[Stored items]
+ + + + + + +

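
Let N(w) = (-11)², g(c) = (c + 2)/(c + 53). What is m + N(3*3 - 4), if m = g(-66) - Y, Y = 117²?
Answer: -176320/13 ≈ -13563.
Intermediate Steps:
g(c) = (2 + c)/(53 + c)
Y = 13689
N(w) = 121
m = -177893/13 (m = (2 - 66)/(53 - 66) - 1*13689 = -64/(-13) - 13689 = -1/13*(-64) - 13689 = 64/13 - 13689 = -177893/13 ≈ -13684.)
m + N(3*3 - 4) = -177893/13 + 121 = -176320/13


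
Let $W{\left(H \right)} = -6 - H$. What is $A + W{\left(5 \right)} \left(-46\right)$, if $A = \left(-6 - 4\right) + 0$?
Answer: $496$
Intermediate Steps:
$A = -10$ ($A = -10 + 0 = -10$)
$A + W{\left(5 \right)} \left(-46\right) = -10 + \left(-6 - 5\right) \left(-46\right) = -10 - -506 = -10 + 506 = 496$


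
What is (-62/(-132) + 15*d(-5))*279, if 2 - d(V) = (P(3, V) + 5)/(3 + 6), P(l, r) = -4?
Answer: 176793/22 ≈ 8036.0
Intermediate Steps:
d(V) = 17/9 (d(V) = 2 - (-4 + 5)/(3 + 6) = 2 - 1/9 = 2 - 1*⅑ = 2 - ⅑ = 17/9)
(-62/(-132) + 15*d(-5))*279 = (-62/(-132) + 15*(17/9))*279 = (-62*(-1/132) + 85/3)*279 = (31/66 + 85/3)*279 = (1901/66)*279 = 176793/22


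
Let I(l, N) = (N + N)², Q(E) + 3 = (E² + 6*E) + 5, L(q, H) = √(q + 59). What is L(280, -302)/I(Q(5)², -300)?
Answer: √339/360000 ≈ 5.1144e-5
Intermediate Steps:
L(q, H) = √(59 + q)
Q(E) = 2 + E² + 6*E (Q(E) = -3 + ((E² + 6*E) + 5) = -3 + (5 + E² + 6*E) = 2 + E² + 6*E)
I(l, N) = 4*N² (I(l, N) = (2*N)² = 4*N²)
L(280, -302)/I(Q(5)², -300) = √(59 + 280)/((4*(-300)²)) = √339/((4*90000)) = √339/360000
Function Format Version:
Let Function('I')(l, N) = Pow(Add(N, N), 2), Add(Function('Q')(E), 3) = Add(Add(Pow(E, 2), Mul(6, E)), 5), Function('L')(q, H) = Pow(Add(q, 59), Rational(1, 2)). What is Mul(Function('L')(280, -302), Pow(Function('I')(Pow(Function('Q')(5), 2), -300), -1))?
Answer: Mul(Rational(1, 360000), Pow(339, Rational(1, 2))) ≈ 5.1144e-5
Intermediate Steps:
Function('L')(q, H) = Pow(Add(59, q), Rational(1, 2))
Function('Q')(E) = Add(2, Pow(E, 2), Mul(6, E)) (Function('Q')(E) = Add(-3, Add(Add(Pow(E, 2), Mul(6, E)), 5)) = Add(-3, Add(5, Pow(E, 2), Mul(6, E))) = Add(2, Pow(E, 2), Mul(6, E)))
Function('I')(l, N) = Mul(4, Pow(N, 2)) (Function('I')(l, N) = Pow(Mul(2, N), 2) = Mul(4, Pow(N, 2)))
Mul(Function('L')(280, -302), Pow(Function('I')(Pow(Function('Q')(5), 2), -300), -1)) = Mul(Pow(Add(59, 280), Rational(1, 2)), Pow(Mul(4, Pow(-300, 2)), -1)) = Mul(Pow(339, Rational(1, 2)), Pow(Mul(4, 90000), -1)) = Mul(Pow(339, Rational(1, 2)), Pow(360000, -1)) = Mul(Pow(339, Rational(1, 2)), Rational(1, 360000)) = Mul(Rational(1, 360000), Pow(339, Rational(1, 2)))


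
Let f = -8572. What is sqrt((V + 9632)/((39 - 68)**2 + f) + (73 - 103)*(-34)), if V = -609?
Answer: sqrt(6765996823)/2577 ≈ 31.919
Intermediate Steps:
sqrt((V + 9632)/((39 - 68)**2 + f) + (73 - 103)*(-34)) = sqrt((-609 + 9632)/((39 - 68)**2 - 8572) + (73 - 103)*(-34)) = sqrt(9023/((-29)**2 - 8572) - 30*(-34)) = sqrt(9023/(841 - 8572) + 1020) = sqrt(9023/(-7731) + 1020) = sqrt(9023*(-1/7731) + 1020) = sqrt(-9023/7731 + 1020) = sqrt(7876597/7731) = sqrt(6765996823)/2577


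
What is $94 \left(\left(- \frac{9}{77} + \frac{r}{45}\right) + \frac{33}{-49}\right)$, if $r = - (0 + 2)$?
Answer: $- \frac{1903312}{24255} \approx -78.471$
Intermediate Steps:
$r = -2$ ($r = \left(-1\right) 2 = -2$)
$94 \left(\left(- \frac{9}{77} + \frac{r}{45}\right) + \frac{33}{-49}\right) = 94 \left(\left(- \frac{9}{77} - \frac{2}{45}\right) + \frac{33}{-49}\right) = 94 \left(\left(\left(-9\right) \frac{1}{77} - \frac{2}{45}\right) + 33 \left(- \frac{1}{49}\right)\right) = 94 \left(\left(- \frac{9}{77} - \frac{2}{45}\right) - \frac{33}{49}\right) = 94 \left(- \frac{559}{3465} - \frac{33}{49}\right) = 94 \left(- \frac{20248}{24255}\right) = - \frac{1903312}{24255}$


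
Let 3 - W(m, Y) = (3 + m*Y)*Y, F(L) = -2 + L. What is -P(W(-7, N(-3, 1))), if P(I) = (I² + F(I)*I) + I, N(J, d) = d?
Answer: -91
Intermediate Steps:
W(m, Y) = 3 - Y*(3 + Y*m) (W(m, Y) = 3 - (3 + m*Y)*Y = 3 - (3 + Y*m)*Y = 3 - Y*(3 + Y*m))
P(I) = I + I² + I*(-2 + I) (P(I) = (I² + (-2 + I)*I) + I = (I² + I*(-2 + I)) + I = I + I² + I*(-2 + I))
-P(W(-7, N(-3, 1))) = -(3 - 3*1 - 1*(-7)*1²)*(-1 + 2*(3 - 3*1 - 1*(-7)*1²)) = -(3 - 3 - 1*(-7)*1)*(-1 + 2*(3 - 3 - 1*(-7)*1)) = -(3 - 3 + 7)*(-1 + 2*(3 - 3 + 7)) = -7*(-1 + 2*7) = -7*(-1 + 14) = -7*13 = -1*91 = -91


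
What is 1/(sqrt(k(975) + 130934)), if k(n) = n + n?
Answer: sqrt(33221)/66442 ≈ 0.0027432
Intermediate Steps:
k(n) = 2*n
1/(sqrt(k(975) + 130934)) = 1/(sqrt(2*975 + 130934)) = 1/(sqrt(1950 + 130934)) = 1/(sqrt(132884)) = 1/(2*sqrt(33221)) = sqrt(33221)/66442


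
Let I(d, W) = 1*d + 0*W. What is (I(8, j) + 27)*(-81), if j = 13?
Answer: -2835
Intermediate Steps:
I(d, W) = d (I(d, W) = d + 0 = d)
(I(8, j) + 27)*(-81) = (8 + 27)*(-81) = 35*(-81) = -2835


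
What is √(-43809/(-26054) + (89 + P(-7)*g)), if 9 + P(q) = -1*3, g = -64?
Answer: √582882354698/26054 ≈ 29.303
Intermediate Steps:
P(q) = -12 (P(q) = -9 - 1*3 = -9 - 3 = -12)
√(-43809/(-26054) + (89 + P(-7)*g)) = √(-43809/(-26054) + (89 - 12*(-64))) = √(-43809*(-1/26054) + (89 + 768)) = √(43809/26054 + 857) = √(22372087/26054) = √582882354698/26054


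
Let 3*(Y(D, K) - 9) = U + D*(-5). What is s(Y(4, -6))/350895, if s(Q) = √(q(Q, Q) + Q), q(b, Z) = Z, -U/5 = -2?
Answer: √102/1052685 ≈ 9.5940e-6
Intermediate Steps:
U = 10 (U = -5*(-2) = 10)
Y(D, K) = 37/3 - 5*D/3 (Y(D, K) = 9 + (10 + D*(-5))/3 = 9 + (10 - 5*D)/3 = 9 + (10/3 - 5*D/3) = 37/3 - 5*D/3)
s(Q) = √2*√Q (s(Q) = √(Q + Q) = √(2*Q) = √2*√Q)
s(Y(4, -6))/350895 = (√2*√(37/3 - 5/3*4))/350895 = (√2*√(37/3 - 20/3))*(1/350895) = (√2*√(17/3))*(1/350895) = (√2*(√51/3))*(1/350895) = (√102/3)*(1/350895) = √102/1052685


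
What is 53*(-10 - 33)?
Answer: -2279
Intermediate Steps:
53*(-10 - 33) = 53*(-43) = -2279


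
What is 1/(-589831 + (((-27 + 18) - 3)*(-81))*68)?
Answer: -1/523735 ≈ -1.9094e-6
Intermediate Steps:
1/(-589831 + (((-27 + 18) - 3)*(-81))*68) = 1/(-589831 + ((-9 - 3)*(-81))*68) = 1/(-589831 - 12*(-81)*68) = 1/(-589831 + 972*68) = 1/(-589831 + 66096) = 1/(-523735) = -1/523735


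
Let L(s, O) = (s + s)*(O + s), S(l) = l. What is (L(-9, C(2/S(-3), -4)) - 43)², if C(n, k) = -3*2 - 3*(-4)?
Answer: 121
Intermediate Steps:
C(n, k) = 6 (C(n, k) = -6 + 12 = 6)
L(s, O) = 2*s*(O + s) (L(s, O) = (2*s)*(O + s) = 2*s*(O + s))
(L(-9, C(2/S(-3), -4)) - 43)² = (2*(-9)*(6 - 9) - 43)² = (2*(-9)*(-3) - 43)² = (54 - 43)² = 11² = 121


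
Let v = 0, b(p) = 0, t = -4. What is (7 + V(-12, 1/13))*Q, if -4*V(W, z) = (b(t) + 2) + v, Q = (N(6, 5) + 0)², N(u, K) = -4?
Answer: 104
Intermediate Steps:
Q = 16 (Q = (-4 + 0)² = (-4)² = 16)
V(W, z) = -½ (V(W, z) = -((0 + 2) + 0)/4 = -(2 + 0)/4 = -¼*2 = -½)
(7 + V(-12, 1/13))*Q = (7 - ½)*16 = (13/2)*16 = 104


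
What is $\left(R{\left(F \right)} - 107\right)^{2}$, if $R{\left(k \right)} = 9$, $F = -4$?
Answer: $9604$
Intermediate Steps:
$\left(R{\left(F \right)} - 107\right)^{2} = \left(9 - 107\right)^{2} = \left(-98\right)^{2} = 9604$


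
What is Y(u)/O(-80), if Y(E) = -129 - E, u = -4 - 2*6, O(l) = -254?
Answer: 113/254 ≈ 0.44488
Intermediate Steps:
u = -16 (u = -4 - 12 = -16)
Y(u)/O(-80) = (-129 - 1*(-16))/(-254) = (-129 + 16)*(-1/254) = -113*(-1/254) = 113/254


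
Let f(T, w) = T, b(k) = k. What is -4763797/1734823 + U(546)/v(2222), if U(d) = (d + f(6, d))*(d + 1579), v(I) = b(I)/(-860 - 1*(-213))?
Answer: -658310769684967/1927388353 ≈ -3.4156e+5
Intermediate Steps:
v(I) = -I/647 (v(I) = I/(-860 - 1*(-213)) = I/(-860 + 213) = I/(-647) = I*(-1/647) = -I/647)
U(d) = (6 + d)*(1579 + d) (U(d) = (d + 6)*(d + 1579) = (6 + d)*(1579 + d))
-4763797/1734823 + U(546)/v(2222) = -4763797/1734823 + (9474 + 546² + 1585*546)/((-1/647*2222)) = -4763797*1/1734823 + (9474 + 298116 + 865410)/(-2222/647) = -4763797/1734823 + 1173000*(-647/2222) = -4763797/1734823 - 379465500/1111 = -658310769684967/1927388353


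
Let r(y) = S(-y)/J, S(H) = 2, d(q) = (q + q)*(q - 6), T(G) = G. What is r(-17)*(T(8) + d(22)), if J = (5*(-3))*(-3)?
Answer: 1424/45 ≈ 31.644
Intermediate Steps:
d(q) = 2*q*(-6 + q) (d(q) = (2*q)*(-6 + q) = 2*q*(-6 + q))
J = 45 (J = -15*(-3) = 45)
r(y) = 2/45
r(-17)*(T(8) + d(22)) = 2*(8 + 2*22*(-6 + 22))/45 = 2*(8 + 2*22*16)/45 = 2*(8 + 704)/45 = (2/45)*712 = 1424/45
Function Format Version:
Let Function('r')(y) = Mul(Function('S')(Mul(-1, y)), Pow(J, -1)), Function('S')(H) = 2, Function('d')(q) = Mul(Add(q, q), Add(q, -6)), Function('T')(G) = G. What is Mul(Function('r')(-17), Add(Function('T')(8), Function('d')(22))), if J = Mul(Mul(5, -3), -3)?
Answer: Rational(1424, 45) ≈ 31.644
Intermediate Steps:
Function('d')(q) = Mul(2, q, Add(-6, q)) (Function('d')(q) = Mul(Mul(2, q), Add(-6, q)) = Mul(2, q, Add(-6, q)))
J = 45 (J = Mul(-15, -3) = 45)
Function('r')(y) = Rational(2, 45) (Function('r')(y) = Mul(2, Pow(45, -1)) = Mul(2, Rational(1, 45)) = Rational(2, 45))
Mul(Function('r')(-17), Add(Function('T')(8), Function('d')(22))) = Mul(Rational(2, 45), Add(8, Mul(2, 22, Add(-6, 22)))) = Mul(Rational(2, 45), Add(8, Mul(2, 22, 16))) = Mul(Rational(2, 45), Add(8, 704)) = Mul(Rational(2, 45), 712) = Rational(1424, 45)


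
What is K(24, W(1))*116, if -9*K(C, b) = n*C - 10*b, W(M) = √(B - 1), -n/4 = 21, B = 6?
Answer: 25984 + 1160*√5/9 ≈ 26272.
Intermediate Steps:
n = -84 (n = -4*21 = -84)
W(M) = √5 (W(M) = √(6 - 1) = √5)
K(C, b) = 10*b/9 + 28*C/3 (K(C, b) = -(-84*C - 10*b)/9 = 10*b/9 + 28*C/3)
K(24, W(1))*116 = (10*√5/9 + (28/3)*24)*116 = (10*√5/9 + 224)*116 = (224 + 10*√5/9)*116 = 25984 + 1160*√5/9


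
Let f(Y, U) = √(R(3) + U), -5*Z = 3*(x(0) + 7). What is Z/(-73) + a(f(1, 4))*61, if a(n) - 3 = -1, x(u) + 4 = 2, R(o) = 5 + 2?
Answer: 8909/73 ≈ 122.04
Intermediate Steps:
R(o) = 7
x(u) = -2 (x(u) = -4 + 2 = -2)
Z = -3 (Z = -3*(-2 + 7)/5 = -3*5/5 = -⅕*15 = -3)
f(Y, U) = √(7 + U)
a(n) = 2 (a(n) = 3 - 1 = 2)
Z/(-73) + a(f(1, 4))*61 = -3/(-73) + 2*61 = -3*(-1/73) + 122 = 3/73 + 122 = 8909/73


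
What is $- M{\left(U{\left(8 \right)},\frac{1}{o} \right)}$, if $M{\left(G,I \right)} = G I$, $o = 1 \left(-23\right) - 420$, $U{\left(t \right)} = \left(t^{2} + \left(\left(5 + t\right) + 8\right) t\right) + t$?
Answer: $\frac{240}{443} \approx 0.54176$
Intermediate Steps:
$U{\left(t \right)} = t + t^{2} + t \left(13 + t\right)$ ($U{\left(t \right)} = \left(t^{2} + \left(13 + t\right) t\right) + t = \left(t^{2} + t \left(13 + t\right)\right) + t = t + t^{2} + t \left(13 + t\right)$)
$o = -443$ ($o = -23 - 420 = -443$)
$- M{\left(U{\left(8 \right)},\frac{1}{o} \right)} = - \frac{2 \cdot 8 \left(7 + 8\right)}{-443} = - \frac{2 \cdot 8 \cdot 15 \left(-1\right)}{443} = - \frac{240 \left(-1\right)}{443} = \left(-1\right) \left(- \frac{240}{443}\right) = \frac{240}{443}$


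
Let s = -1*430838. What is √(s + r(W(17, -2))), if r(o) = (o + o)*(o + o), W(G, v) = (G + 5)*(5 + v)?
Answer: I*√413414 ≈ 642.97*I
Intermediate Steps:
W(G, v) = (5 + G)*(5 + v)
s = -430838
r(o) = 4*o² (r(o) = (2*o)*(2*o) = 4*o²)
√(s + r(W(17, -2))) = √(-430838 + 4*(25 + 5*17 + 5*(-2) + 17*(-2))²) = √(-430838 + 4*(25 + 85 - 10 - 34)²) = √(-430838 + 4*66²) = √(-430838 + 4*4356) = √(-430838 + 17424) = √(-413414) = I*√413414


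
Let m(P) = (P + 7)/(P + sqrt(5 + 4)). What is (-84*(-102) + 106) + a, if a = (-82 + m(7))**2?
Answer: 379259/25 ≈ 15170.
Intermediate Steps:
m(P) = (7 + P)/(3 + P) (m(P) = (7 + P)/(P + sqrt(9)) = (7 + P)/(P + 3) = (7 + P)/(3 + P))
a = 162409/25 (a = (-82 + (7 + 7)/(3 + 7))**2 = (-82 + 14/10)**2 = (-82 + (1/10)*14)**2 = (-82 + 7/5)**2 = (-403/5)**2 = 162409/25 ≈ 6496.4)
(-84*(-102) + 106) + a = (-84*(-102) + 106) + 162409/25 = (8568 + 106) + 162409/25 = 8674 + 162409/25 = 379259/25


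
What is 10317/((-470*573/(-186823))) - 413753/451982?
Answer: 72588548729961/10143606035 ≈ 7156.1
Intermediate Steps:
10317/((-470*573/(-186823))) - 413753/451982 = 10317/((-269310*(-1/186823))) - 413753*1/451982 = 10317/(269310/186823) - 413753/451982 = 10317*(186823/269310) - 413753/451982 = 642484297/89770 - 413753/451982 = 72588548729961/10143606035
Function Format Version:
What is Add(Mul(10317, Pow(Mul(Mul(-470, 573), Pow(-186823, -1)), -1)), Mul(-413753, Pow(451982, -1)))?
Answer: Rational(72588548729961, 10143606035) ≈ 7156.1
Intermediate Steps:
Add(Mul(10317, Pow(Mul(Mul(-470, 573), Pow(-186823, -1)), -1)), Mul(-413753, Pow(451982, -1))) = Add(Mul(10317, Pow(Mul(-269310, Rational(-1, 186823)), -1)), Mul(-413753, Rational(1, 451982))) = Add(Mul(10317, Pow(Rational(269310, 186823), -1)), Rational(-413753, 451982)) = Add(Mul(10317, Rational(186823, 269310)), Rational(-413753, 451982)) = Add(Rational(642484297, 89770), Rational(-413753, 451982)) = Rational(72588548729961, 10143606035)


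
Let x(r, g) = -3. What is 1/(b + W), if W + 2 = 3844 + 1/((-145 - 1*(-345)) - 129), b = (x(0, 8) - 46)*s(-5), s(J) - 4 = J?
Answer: 71/276262 ≈ 0.00025700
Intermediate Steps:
s(J) = 4 + J
b = 49 (b = (-3 - 46)*(4 - 5) = -49*(-1) = 49)
W = 272783/71 (W = -2 + (3844 + 1/((-145 - 1*(-345)) - 129)) = -2 + (3844 + 1/((-145 + 345) - 129)) = -2 + (3844 + 1/(200 - 129)) = -2 + (3844 + 1/71) = -2 + 272925/71 = 272783/71 ≈ 3842.0)
1/(b + W) = 1/(49 + 272783/71) = 1/(276262/71) = 71/276262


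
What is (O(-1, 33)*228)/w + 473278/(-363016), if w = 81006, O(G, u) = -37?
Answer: -3450063387/2450539508 ≈ -1.4079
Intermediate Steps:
(O(-1, 33)*228)/w + 473278/(-363016) = -37*228/81006 + 473278/(-363016) = -8436*1/81006 + 473278*(-1/363016) = -1406/13501 - 236639/181508 = -3450063387/2450539508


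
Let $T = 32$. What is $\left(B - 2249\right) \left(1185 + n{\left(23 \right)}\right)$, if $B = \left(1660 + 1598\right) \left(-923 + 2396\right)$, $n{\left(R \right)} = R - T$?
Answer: $5641019160$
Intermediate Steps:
$n{\left(R \right)} = -32 + R$ ($n{\left(R \right)} = R - 32 = -32 + R$)
$B = 4799034$ ($B = 3258 \cdot 1473 = 4799034$)
$\left(B - 2249\right) \left(1185 + n{\left(23 \right)}\right) = \left(4799034 - 2249\right) \left(1185 + \left(-32 + 23\right)\right) = 4796785 \left(1185 - 9\right) = 4796785 \cdot 1176 = 5641019160$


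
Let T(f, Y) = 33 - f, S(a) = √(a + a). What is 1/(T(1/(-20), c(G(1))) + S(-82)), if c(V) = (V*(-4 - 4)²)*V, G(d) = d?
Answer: 13220/502521 - 800*I*√41/502521 ≈ 0.026307 - 0.010194*I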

+ + + + + + +

__Your instructions__. From the records above, retype only the lines starting at the line that contains "Answer: -2279" and ending at the line that contains "Answer: 121", both included.

__Result for this task__.
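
Answer: -2279
Intermediate Steps:
53*(-10 - 33) = 53*(-43) = -2279


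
What is 1/(-589831 + (((-27 + 18) - 3)*(-81))*68)?
Answer: -1/523735 ≈ -1.9094e-6
Intermediate Steps:
1/(-589831 + (((-27 + 18) - 3)*(-81))*68) = 1/(-589831 + ((-9 - 3)*(-81))*68) = 1/(-589831 - 12*(-81)*68) = 1/(-589831 + 972*68) = 1/(-589831 + 66096) = 1/(-523735) = -1/523735


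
Let L(s, O) = (s + s)*(O + s), S(l) = l. What is (L(-9, C(2/S(-3), -4)) - 43)², if C(n, k) = -3*2 - 3*(-4)?
Answer: 121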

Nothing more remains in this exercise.